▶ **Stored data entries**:
■ ■ ■

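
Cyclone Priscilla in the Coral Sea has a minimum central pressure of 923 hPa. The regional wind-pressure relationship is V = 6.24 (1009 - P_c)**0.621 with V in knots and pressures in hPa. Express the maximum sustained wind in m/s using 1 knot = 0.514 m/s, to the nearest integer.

ΔP = 1009 − 923 = 86 hPa.
V ≈ 6.24 × 86^0.621 = 6.24 × 15.897 ≈ 99.199 kt.
99.199 × 0.514 ≈ 50.99 m/s → 51 m/s.

51 m/s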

■ ■ ■

▶ **What to work on**: Would you retype all of the lines shown above, exactly as given?

▶ **Result**:
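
Cyclone Priscilla in the Coral Sea has a minimum central pressure of 923 hPa. The regional wind-pressure relationship is V = 6.24 (1009 - P_c)**0.621 with V in knots and pressures in hPa. Express the maximum sustained wind in m/s using 1 knot = 0.514 m/s, to the nearest integer.

ΔP = 1009 − 923 = 86 hPa.
V ≈ 6.24 × 86^0.621 = 6.24 × 15.897 ≈ 99.199 kt.
99.199 × 0.514 ≈ 50.99 m/s → 51 m/s.

51 m/s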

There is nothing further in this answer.